━━━ Record excerpts ━━━
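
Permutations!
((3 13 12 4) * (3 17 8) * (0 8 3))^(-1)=(0 8)(3 17 4 12 13)=[8, 1, 2, 17, 12, 5, 6, 7, 0, 9, 10, 11, 13, 3, 14, 15, 16, 4]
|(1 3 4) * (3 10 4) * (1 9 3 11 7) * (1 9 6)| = |(1 10 4 6)(3 11 7 9)| = 4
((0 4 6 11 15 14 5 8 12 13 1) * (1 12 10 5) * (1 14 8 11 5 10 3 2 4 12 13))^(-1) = (0 1 12)(2 3 8 15 11 5 6 4) = [1, 12, 3, 8, 2, 6, 4, 7, 15, 9, 10, 5, 0, 13, 14, 11]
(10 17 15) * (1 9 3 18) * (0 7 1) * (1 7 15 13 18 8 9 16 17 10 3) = (0 15 3 8 9 1 16 17 13 18) = [15, 16, 2, 8, 4, 5, 6, 7, 9, 1, 10, 11, 12, 18, 14, 3, 17, 13, 0]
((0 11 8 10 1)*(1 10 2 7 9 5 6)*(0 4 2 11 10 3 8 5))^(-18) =(0 6)(1 10)(2 8)(3 4)(5 9)(7 11) =[6, 10, 8, 4, 3, 9, 0, 11, 2, 5, 1, 7]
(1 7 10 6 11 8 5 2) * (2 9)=(1 7 10 6 11 8 5 9 2)=[0, 7, 1, 3, 4, 9, 11, 10, 5, 2, 6, 8]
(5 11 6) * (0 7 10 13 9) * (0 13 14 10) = [7, 1, 2, 3, 4, 11, 5, 0, 8, 13, 14, 6, 12, 9, 10] = (0 7)(5 11 6)(9 13)(10 14)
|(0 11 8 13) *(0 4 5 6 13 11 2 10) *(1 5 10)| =8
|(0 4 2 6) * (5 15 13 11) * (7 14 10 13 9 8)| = |(0 4 2 6)(5 15 9 8 7 14 10 13 11)| = 36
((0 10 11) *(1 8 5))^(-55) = (0 11 10)(1 5 8) = [11, 5, 2, 3, 4, 8, 6, 7, 1, 9, 0, 10]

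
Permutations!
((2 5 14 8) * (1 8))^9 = (1 14 5 2 8) = [0, 14, 8, 3, 4, 2, 6, 7, 1, 9, 10, 11, 12, 13, 5]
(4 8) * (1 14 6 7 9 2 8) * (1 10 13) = (1 14 6 7 9 2 8 4 10 13) = [0, 14, 8, 3, 10, 5, 7, 9, 4, 2, 13, 11, 12, 1, 6]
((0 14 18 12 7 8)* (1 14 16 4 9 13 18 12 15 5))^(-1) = [8, 5, 2, 3, 16, 15, 6, 12, 7, 4, 10, 11, 14, 9, 1, 18, 0, 17, 13] = (0 8 7 12 14 1 5 15 18 13 9 4 16)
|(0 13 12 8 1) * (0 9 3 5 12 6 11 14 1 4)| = 12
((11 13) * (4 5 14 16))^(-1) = (4 16 14 5)(11 13) = [0, 1, 2, 3, 16, 4, 6, 7, 8, 9, 10, 13, 12, 11, 5, 15, 14]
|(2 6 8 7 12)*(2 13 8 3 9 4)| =|(2 6 3 9 4)(7 12 13 8)| =20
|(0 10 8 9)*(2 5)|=|(0 10 8 9)(2 5)|=4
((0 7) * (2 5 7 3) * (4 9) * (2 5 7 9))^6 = (0 7 2 4 9 5 3) = [7, 1, 4, 0, 9, 3, 6, 2, 8, 5]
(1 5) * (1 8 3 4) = [0, 5, 2, 4, 1, 8, 6, 7, 3] = (1 5 8 3 4)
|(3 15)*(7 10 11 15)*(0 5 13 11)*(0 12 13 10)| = 9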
━━━
**Exercise instructions**
Only an exact copy of the entries above will do.

**Response box**
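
Permutations!
((3 13 12 4) * (3 17 8) * (0 8 3))^(-1)=(0 8)(3 17 4 12 13)=[8, 1, 2, 17, 12, 5, 6, 7, 0, 9, 10, 11, 13, 3, 14, 15, 16, 4]
|(1 3 4) * (3 10 4) * (1 9 3 11 7) * (1 9 6)| = |(1 10 4 6)(3 11 7 9)| = 4
((0 4 6 11 15 14 5 8 12 13 1) * (1 12 10 5) * (1 14 8 11 5 10 3 2 4 12 13))^(-1) = (0 1 12)(2 3 8 15 11 5 6 4) = [1, 12, 3, 8, 2, 6, 4, 7, 15, 9, 10, 5, 0, 13, 14, 11]
(10 17 15) * (1 9 3 18) * (0 7 1) * (1 7 15 13 18 8 9 16 17 10 3) = (0 15 3 8 9 1 16 17 13 18) = [15, 16, 2, 8, 4, 5, 6, 7, 9, 1, 10, 11, 12, 18, 14, 3, 17, 13, 0]
((0 11 8 10 1)*(1 10 2 7 9 5 6)*(0 4 2 11 10 3 8 5))^(-18) =(0 6)(1 10)(2 8)(3 4)(5 9)(7 11) =[6, 10, 8, 4, 3, 9, 0, 11, 2, 5, 1, 7]
(1 7 10 6 11 8 5 2) * (2 9)=(1 7 10 6 11 8 5 9 2)=[0, 7, 1, 3, 4, 9, 11, 10, 5, 2, 6, 8]
(5 11 6) * (0 7 10 13 9) * (0 13 14 10) = [7, 1, 2, 3, 4, 11, 5, 0, 8, 13, 14, 6, 12, 9, 10] = (0 7)(5 11 6)(9 13)(10 14)
|(0 11 8 13) *(0 4 5 6 13 11 2 10) *(1 5 10)| =8
|(0 4 2 6) * (5 15 13 11) * (7 14 10 13 9 8)| = |(0 4 2 6)(5 15 9 8 7 14 10 13 11)| = 36
((0 10 11) *(1 8 5))^(-55) = (0 11 10)(1 5 8) = [11, 5, 2, 3, 4, 8, 6, 7, 1, 9, 0, 10]

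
Permutations!
((2 5 14 8) * (1 8))^9 = (1 14 5 2 8) = [0, 14, 8, 3, 4, 2, 6, 7, 1, 9, 10, 11, 12, 13, 5]
(4 8) * (1 14 6 7 9 2 8) * (1 10 13) = (1 14 6 7 9 2 8 4 10 13) = [0, 14, 8, 3, 10, 5, 7, 9, 4, 2, 13, 11, 12, 1, 6]
((0 14 18 12 7 8)* (1 14 16 4 9 13 18 12 15 5))^(-1) = [8, 5, 2, 3, 16, 15, 6, 12, 7, 4, 10, 11, 14, 9, 1, 18, 0, 17, 13] = (0 8 7 12 14 1 5 15 18 13 9 4 16)
|(0 13 12 8 1) * (0 9 3 5 12 6 11 14 1 4)| = 12
((11 13) * (4 5 14 16))^(-1) = (4 16 14 5)(11 13) = [0, 1, 2, 3, 16, 4, 6, 7, 8, 9, 10, 13, 12, 11, 5, 15, 14]
|(2 6 8 7 12)*(2 13 8 3 9 4)| =|(2 6 3 9 4)(7 12 13 8)| =20
|(0 10 8 9)*(2 5)|=|(0 10 8 9)(2 5)|=4
((0 7) * (2 5 7 3) * (4 9) * (2 5 7 9))^6 = (0 7 2 4 9 5 3) = [7, 1, 4, 0, 9, 3, 6, 2, 8, 5]
(1 5) * (1 8 3 4) = [0, 5, 2, 4, 1, 8, 6, 7, 3] = (1 5 8 3 4)
|(3 15)*(7 10 11 15)*(0 5 13 11)*(0 12 13 10)| = 9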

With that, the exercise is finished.